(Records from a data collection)
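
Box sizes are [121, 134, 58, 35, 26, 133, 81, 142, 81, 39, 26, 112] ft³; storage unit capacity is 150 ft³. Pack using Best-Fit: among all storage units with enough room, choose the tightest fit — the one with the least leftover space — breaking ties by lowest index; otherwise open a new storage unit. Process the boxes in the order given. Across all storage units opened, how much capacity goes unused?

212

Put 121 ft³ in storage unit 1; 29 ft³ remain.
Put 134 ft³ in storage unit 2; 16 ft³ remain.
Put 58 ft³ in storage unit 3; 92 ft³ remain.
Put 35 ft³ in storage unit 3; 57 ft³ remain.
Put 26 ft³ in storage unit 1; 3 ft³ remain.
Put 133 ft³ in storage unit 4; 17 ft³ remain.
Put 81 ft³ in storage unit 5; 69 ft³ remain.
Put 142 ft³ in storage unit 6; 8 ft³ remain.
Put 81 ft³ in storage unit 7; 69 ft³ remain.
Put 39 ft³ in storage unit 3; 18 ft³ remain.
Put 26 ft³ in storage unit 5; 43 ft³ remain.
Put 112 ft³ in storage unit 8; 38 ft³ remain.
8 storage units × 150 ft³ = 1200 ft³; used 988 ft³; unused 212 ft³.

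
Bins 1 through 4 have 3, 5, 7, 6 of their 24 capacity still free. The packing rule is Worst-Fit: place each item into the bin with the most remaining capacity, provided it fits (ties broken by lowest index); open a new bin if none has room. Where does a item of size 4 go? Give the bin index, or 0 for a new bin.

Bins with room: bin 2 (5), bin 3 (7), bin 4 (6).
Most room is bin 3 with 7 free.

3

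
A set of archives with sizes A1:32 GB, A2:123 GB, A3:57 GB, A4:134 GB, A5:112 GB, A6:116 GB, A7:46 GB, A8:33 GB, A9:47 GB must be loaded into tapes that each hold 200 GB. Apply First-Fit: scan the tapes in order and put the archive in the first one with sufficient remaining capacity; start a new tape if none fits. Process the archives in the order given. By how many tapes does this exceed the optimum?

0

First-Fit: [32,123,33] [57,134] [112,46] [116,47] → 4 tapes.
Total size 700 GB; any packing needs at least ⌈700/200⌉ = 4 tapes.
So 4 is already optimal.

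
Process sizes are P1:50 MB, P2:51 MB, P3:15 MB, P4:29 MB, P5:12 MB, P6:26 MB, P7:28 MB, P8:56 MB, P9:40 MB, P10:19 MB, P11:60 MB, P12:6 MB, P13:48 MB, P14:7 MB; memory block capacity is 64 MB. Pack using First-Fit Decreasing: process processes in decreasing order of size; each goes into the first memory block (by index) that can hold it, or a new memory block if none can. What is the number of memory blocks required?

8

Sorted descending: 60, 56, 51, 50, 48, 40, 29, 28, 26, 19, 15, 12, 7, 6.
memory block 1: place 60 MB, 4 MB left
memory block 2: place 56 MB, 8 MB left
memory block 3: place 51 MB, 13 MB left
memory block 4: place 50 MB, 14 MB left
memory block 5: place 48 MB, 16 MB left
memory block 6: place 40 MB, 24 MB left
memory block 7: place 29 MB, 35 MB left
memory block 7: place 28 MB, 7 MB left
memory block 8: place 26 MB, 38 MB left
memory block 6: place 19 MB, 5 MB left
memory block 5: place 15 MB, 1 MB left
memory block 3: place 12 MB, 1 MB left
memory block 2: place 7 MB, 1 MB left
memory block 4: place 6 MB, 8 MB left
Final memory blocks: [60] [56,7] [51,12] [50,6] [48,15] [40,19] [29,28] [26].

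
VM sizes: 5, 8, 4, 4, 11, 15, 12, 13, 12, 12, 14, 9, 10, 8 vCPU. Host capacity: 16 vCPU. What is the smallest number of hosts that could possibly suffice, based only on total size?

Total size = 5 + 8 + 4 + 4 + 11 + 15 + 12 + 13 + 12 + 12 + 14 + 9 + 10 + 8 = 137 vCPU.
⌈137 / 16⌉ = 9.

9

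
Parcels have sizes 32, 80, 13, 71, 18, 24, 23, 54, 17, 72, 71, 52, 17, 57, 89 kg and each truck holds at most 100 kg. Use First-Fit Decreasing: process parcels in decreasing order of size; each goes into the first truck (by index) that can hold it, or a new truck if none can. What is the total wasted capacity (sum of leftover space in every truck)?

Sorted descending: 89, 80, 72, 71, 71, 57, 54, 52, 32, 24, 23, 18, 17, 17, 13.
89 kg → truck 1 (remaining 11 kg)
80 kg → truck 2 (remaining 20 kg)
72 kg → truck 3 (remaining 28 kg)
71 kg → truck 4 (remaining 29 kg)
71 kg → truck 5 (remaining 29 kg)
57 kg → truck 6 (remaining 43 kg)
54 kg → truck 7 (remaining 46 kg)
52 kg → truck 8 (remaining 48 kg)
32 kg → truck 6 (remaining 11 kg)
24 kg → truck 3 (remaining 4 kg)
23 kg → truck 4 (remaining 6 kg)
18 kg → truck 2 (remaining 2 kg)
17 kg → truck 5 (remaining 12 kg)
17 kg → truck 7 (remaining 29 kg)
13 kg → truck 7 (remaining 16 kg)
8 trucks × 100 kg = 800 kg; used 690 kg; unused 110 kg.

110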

(What needs to be done)
Transcribe the records exactly as given.

(Response area)
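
Box sizes are [121, 134, 58, 35, 26, 133, 81, 142, 81, 39, 26, 112] ft³; storage unit capacity is 150 ft³. Pack using Best-Fit: among all storage units with enough room, choose the tightest fit — the one with the least leftover space — breaking ties by lowest index; otherwise open a new storage unit. Process the boxes in the order given. Across all storage units opened, how much capacity goes unused?

212

Put 121 ft³ in storage unit 1; 29 ft³ remain.
Put 134 ft³ in storage unit 2; 16 ft³ remain.
Put 58 ft³ in storage unit 3; 92 ft³ remain.
Put 35 ft³ in storage unit 3; 57 ft³ remain.
Put 26 ft³ in storage unit 1; 3 ft³ remain.
Put 133 ft³ in storage unit 4; 17 ft³ remain.
Put 81 ft³ in storage unit 5; 69 ft³ remain.
Put 142 ft³ in storage unit 6; 8 ft³ remain.
Put 81 ft³ in storage unit 7; 69 ft³ remain.
Put 39 ft³ in storage unit 3; 18 ft³ remain.
Put 26 ft³ in storage unit 5; 43 ft³ remain.
Put 112 ft³ in storage unit 8; 38 ft³ remain.
8 storage units × 150 ft³ = 1200 ft³; used 988 ft³; unused 212 ft³.

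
Bins 1 through 4 have 3, 5, 7, 6 of their 24 capacity still free. The packing rule is Worst-Fit: place each item into the bin with the most remaining capacity, provided it fits (ties broken by lowest index); open a new bin if none has room. Where does a item of size 4 go? Give the bin index, or 0 for a new bin.

Bins with room: bin 2 (5), bin 3 (7), bin 4 (6).
Most room is bin 3 with 7 free.

3

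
A set of archives with sizes A1:32 GB, A2:123 GB, A3:57 GB, A4:134 GB, A5:112 GB, A6:116 GB, A7:46 GB, A8:33 GB, A9:47 GB must be loaded into tapes that each hold 200 GB. Apply First-Fit: scan the tapes in order and put the archive in the first one with sufficient remaining capacity; start a new tape if none fits. Process the archives in the order given. By how many tapes does this exceed the optimum?

0

First-Fit: [32,123,33] [57,134] [112,46] [116,47] → 4 tapes.
Total size 700 GB; any packing needs at least ⌈700/200⌉ = 4 tapes.
So 4 is already optimal.

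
Process sizes are P1:50 MB, P2:51 MB, P3:15 MB, P4:29 MB, P5:12 MB, P6:26 MB, P7:28 MB, P8:56 MB, P9:40 MB, P10:19 MB, P11:60 MB, P12:6 MB, P13:48 MB, P14:7 MB; memory block capacity is 64 MB. Pack using First-Fit Decreasing: process processes in decreasing order of size; each goes into the first memory block (by index) that can hold it, or a new memory block if none can. What is the number of memory blocks required?

8

Sorted descending: 60, 56, 51, 50, 48, 40, 29, 28, 26, 19, 15, 12, 7, 6.
memory block 1: place 60 MB, 4 MB left
memory block 2: place 56 MB, 8 MB left
memory block 3: place 51 MB, 13 MB left
memory block 4: place 50 MB, 14 MB left
memory block 5: place 48 MB, 16 MB left
memory block 6: place 40 MB, 24 MB left
memory block 7: place 29 MB, 35 MB left
memory block 7: place 28 MB, 7 MB left
memory block 8: place 26 MB, 38 MB left
memory block 6: place 19 MB, 5 MB left
memory block 5: place 15 MB, 1 MB left
memory block 3: place 12 MB, 1 MB left
memory block 2: place 7 MB, 1 MB left
memory block 4: place 6 MB, 8 MB left
Final memory blocks: [60] [56,7] [51,12] [50,6] [48,15] [40,19] [29,28] [26].

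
VM sizes: 5, 8, 4, 4, 11, 15, 12, 13, 12, 12, 14, 9, 10, 8 vCPU. Host capacity: 16 vCPU. What is the smallest number of hosts that could possibly suffice, based only on total size?

Total size = 5 + 8 + 4 + 4 + 11 + 15 + 12 + 13 + 12 + 12 + 14 + 9 + 10 + 8 = 137 vCPU.
⌈137 / 16⌉ = 9.

9

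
Parcels have sizes 32, 80, 13, 71, 18, 24, 23, 54, 17, 72, 71, 52, 17, 57, 89 kg and each truck holds at most 100 kg. Use First-Fit Decreasing: process parcels in decreasing order of size; each goes into the first truck (by index) that can hold it, or a new truck if none can. What is the total wasted capacity (sum of leftover space in every truck)?

Sorted descending: 89, 80, 72, 71, 71, 57, 54, 52, 32, 24, 23, 18, 17, 17, 13.
89 kg → truck 1 (remaining 11 kg)
80 kg → truck 2 (remaining 20 kg)
72 kg → truck 3 (remaining 28 kg)
71 kg → truck 4 (remaining 29 kg)
71 kg → truck 5 (remaining 29 kg)
57 kg → truck 6 (remaining 43 kg)
54 kg → truck 7 (remaining 46 kg)
52 kg → truck 8 (remaining 48 kg)
32 kg → truck 6 (remaining 11 kg)
24 kg → truck 3 (remaining 4 kg)
23 kg → truck 4 (remaining 6 kg)
18 kg → truck 2 (remaining 2 kg)
17 kg → truck 5 (remaining 12 kg)
17 kg → truck 7 (remaining 29 kg)
13 kg → truck 7 (remaining 16 kg)
8 trucks × 100 kg = 800 kg; used 690 kg; unused 110 kg.

110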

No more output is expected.